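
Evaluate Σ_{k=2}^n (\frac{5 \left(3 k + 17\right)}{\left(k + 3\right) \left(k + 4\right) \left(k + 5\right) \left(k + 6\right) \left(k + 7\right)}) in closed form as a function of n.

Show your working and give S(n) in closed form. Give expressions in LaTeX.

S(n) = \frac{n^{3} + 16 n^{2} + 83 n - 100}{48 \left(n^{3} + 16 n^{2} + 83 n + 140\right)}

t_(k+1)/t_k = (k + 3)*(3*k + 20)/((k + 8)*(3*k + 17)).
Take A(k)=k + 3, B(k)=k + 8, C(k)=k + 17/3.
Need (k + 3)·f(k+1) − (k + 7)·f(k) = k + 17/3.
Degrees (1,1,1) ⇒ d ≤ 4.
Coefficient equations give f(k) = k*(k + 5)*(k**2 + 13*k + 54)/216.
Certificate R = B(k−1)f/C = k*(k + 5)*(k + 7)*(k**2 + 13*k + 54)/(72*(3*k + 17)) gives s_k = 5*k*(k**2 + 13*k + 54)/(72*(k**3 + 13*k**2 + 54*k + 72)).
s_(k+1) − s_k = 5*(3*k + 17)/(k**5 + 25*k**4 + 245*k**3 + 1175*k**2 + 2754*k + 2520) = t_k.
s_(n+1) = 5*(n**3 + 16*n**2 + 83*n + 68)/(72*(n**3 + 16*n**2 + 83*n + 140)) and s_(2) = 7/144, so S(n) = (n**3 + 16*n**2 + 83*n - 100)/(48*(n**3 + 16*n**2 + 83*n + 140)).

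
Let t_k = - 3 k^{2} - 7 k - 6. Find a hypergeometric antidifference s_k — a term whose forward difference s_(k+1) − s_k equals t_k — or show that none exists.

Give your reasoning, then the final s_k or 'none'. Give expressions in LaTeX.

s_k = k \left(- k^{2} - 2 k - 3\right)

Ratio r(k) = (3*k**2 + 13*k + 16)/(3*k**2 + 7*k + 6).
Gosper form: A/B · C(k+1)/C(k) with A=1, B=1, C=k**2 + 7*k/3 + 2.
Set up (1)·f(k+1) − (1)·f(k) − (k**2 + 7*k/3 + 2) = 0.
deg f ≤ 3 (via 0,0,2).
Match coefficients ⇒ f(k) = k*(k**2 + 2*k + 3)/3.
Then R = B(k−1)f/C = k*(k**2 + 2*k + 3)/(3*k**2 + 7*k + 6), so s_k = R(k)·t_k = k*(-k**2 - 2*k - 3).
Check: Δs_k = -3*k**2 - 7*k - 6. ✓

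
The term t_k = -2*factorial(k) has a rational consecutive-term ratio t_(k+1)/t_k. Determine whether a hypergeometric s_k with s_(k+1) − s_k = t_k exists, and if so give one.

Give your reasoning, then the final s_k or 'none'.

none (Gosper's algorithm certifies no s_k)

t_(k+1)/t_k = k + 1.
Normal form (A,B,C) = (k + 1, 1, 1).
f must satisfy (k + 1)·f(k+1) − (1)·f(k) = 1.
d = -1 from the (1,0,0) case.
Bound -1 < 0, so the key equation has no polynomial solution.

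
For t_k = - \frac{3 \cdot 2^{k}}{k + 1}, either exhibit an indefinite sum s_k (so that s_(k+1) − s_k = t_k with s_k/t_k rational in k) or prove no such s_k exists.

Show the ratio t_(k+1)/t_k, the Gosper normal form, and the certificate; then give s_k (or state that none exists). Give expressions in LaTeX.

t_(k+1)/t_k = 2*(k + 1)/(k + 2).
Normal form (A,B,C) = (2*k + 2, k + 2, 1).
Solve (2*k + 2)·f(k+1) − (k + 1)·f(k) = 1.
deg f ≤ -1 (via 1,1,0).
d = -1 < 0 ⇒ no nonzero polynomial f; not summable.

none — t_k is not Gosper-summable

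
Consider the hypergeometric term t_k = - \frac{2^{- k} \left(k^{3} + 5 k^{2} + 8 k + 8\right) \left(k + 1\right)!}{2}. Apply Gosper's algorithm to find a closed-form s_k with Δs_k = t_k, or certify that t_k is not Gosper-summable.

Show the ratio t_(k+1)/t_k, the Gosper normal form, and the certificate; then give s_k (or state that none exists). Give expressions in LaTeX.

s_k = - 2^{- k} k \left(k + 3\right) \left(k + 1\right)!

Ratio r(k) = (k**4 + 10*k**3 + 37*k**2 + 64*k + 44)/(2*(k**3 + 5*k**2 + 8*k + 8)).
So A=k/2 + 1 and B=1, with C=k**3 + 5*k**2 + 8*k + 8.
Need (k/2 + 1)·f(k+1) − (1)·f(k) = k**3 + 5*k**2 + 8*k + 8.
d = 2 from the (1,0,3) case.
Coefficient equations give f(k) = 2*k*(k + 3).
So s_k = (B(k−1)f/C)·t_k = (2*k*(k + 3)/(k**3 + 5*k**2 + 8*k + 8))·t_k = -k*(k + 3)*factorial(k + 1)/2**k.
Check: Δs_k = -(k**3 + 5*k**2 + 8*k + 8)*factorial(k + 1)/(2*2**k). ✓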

•••••

* _TASK DETAILS_: Precisely as given, transcribe all of the entries above.

* _RESULT FOR THIS EXERCISE_:
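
Evaluate Σ_{k=2}^n (\frac{5 \left(3 k + 17\right)}{\left(k + 3\right) \left(k + 4\right) \left(k + 5\right) \left(k + 6\right) \left(k + 7\right)}) in closed form as a function of n.

Show your working and give S(n) in closed form. Give expressions in LaTeX.

S(n) = \frac{n^{3} + 16 n^{2} + 83 n - 100}{48 \left(n^{3} + 16 n^{2} + 83 n + 140\right)}

t_(k+1)/t_k = (k + 3)*(3*k + 20)/((k + 8)*(3*k + 17)).
Take A(k)=k + 3, B(k)=k + 8, C(k)=k + 17/3.
Need (k + 3)·f(k+1) − (k + 7)·f(k) = k + 17/3.
Degrees (1,1,1) ⇒ d ≤ 4.
Coefficient equations give f(k) = k*(k + 5)*(k**2 + 13*k + 54)/216.
Certificate R = B(k−1)f/C = k*(k + 5)*(k + 7)*(k**2 + 13*k + 54)/(72*(3*k + 17)) gives s_k = 5*k*(k**2 + 13*k + 54)/(72*(k**3 + 13*k**2 + 54*k + 72)).
s_(k+1) − s_k = 5*(3*k + 17)/(k**5 + 25*k**4 + 245*k**3 + 1175*k**2 + 2754*k + 2520) = t_k.
s_(n+1) = 5*(n**3 + 16*n**2 + 83*n + 68)/(72*(n**3 + 16*n**2 + 83*n + 140)) and s_(2) = 7/144, so S(n) = (n**3 + 16*n**2 + 83*n - 100)/(48*(n**3 + 16*n**2 + 83*n + 140)).

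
Let t_k = - 3 k^{2} - 7 k - 6. Find a hypergeometric antidifference s_k — a term whose forward difference s_(k+1) − s_k equals t_k — or show that none exists.

Give your reasoning, then the final s_k or 'none'. Give expressions in LaTeX.

s_k = k \left(- k^{2} - 2 k - 3\right)

Ratio r(k) = (3*k**2 + 13*k + 16)/(3*k**2 + 7*k + 6).
Gosper form: A/B · C(k+1)/C(k) with A=1, B=1, C=k**2 + 7*k/3 + 2.
Set up (1)·f(k+1) − (1)·f(k) − (k**2 + 7*k/3 + 2) = 0.
deg f ≤ 3 (via 0,0,2).
Match coefficients ⇒ f(k) = k*(k**2 + 2*k + 3)/3.
Then R = B(k−1)f/C = k*(k**2 + 2*k + 3)/(3*k**2 + 7*k + 6), so s_k = R(k)·t_k = k*(-k**2 - 2*k - 3).
Check: Δs_k = -3*k**2 - 7*k - 6. ✓

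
The term t_k = -2*factorial(k) has a rational consecutive-term ratio t_(k+1)/t_k. Determine whether a hypergeometric s_k with s_(k+1) − s_k = t_k exists, and if so give one.

Give your reasoning, then the final s_k or 'none'.

none (Gosper's algorithm certifies no s_k)

t_(k+1)/t_k = k + 1.
Normal form (A,B,C) = (k + 1, 1, 1).
f must satisfy (k + 1)·f(k+1) − (1)·f(k) = 1.
d = -1 from the (1,0,0) case.
Bound -1 < 0, so the key equation has no polynomial solution.

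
For t_k = - \frac{3 \cdot 2^{k}}{k + 1}, either exhibit an indefinite sum s_k (so that s_(k+1) − s_k = t_k with s_k/t_k rational in k) or prove no such s_k exists.

Show the ratio t_(k+1)/t_k, the Gosper normal form, and the certificate; then give s_k (or state that none exists). Give expressions in LaTeX.

t_(k+1)/t_k = 2*(k + 1)/(k + 2).
Normal form (A,B,C) = (2*k + 2, k + 2, 1).
Solve (2*k + 2)·f(k+1) − (k + 1)·f(k) = 1.
deg f ≤ -1 (via 1,1,0).
d = -1 < 0 ⇒ no nonzero polynomial f; not summable.

none — t_k is not Gosper-summable

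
Consider the hypergeometric term t_k = - \frac{2^{- k} \left(k^{3} + 5 k^{2} + 8 k + 8\right) \left(k + 1\right)!}{2}. Apply Gosper's algorithm to find a closed-form s_k with Δs_k = t_k, or certify that t_k is not Gosper-summable.

Show the ratio t_(k+1)/t_k, the Gosper normal form, and the certificate; then give s_k (or state that none exists). Give expressions in LaTeX.

s_k = - 2^{- k} k \left(k + 3\right) \left(k + 1\right)!

Ratio r(k) = (k**4 + 10*k**3 + 37*k**2 + 64*k + 44)/(2*(k**3 + 5*k**2 + 8*k + 8)).
So A=k/2 + 1 and B=1, with C=k**3 + 5*k**2 + 8*k + 8.
Need (k/2 + 1)·f(k+1) − (1)·f(k) = k**3 + 5*k**2 + 8*k + 8.
d = 2 from the (1,0,3) case.
Coefficient equations give f(k) = 2*k*(k + 3).
So s_k = (B(k−1)f/C)·t_k = (2*k*(k + 3)/(k**3 + 5*k**2 + 8*k + 8))·t_k = -k*(k + 3)*factorial(k + 1)/2**k.
Check: Δs_k = -(k**3 + 5*k**2 + 8*k + 8)*factorial(k + 1)/(2*2**k). ✓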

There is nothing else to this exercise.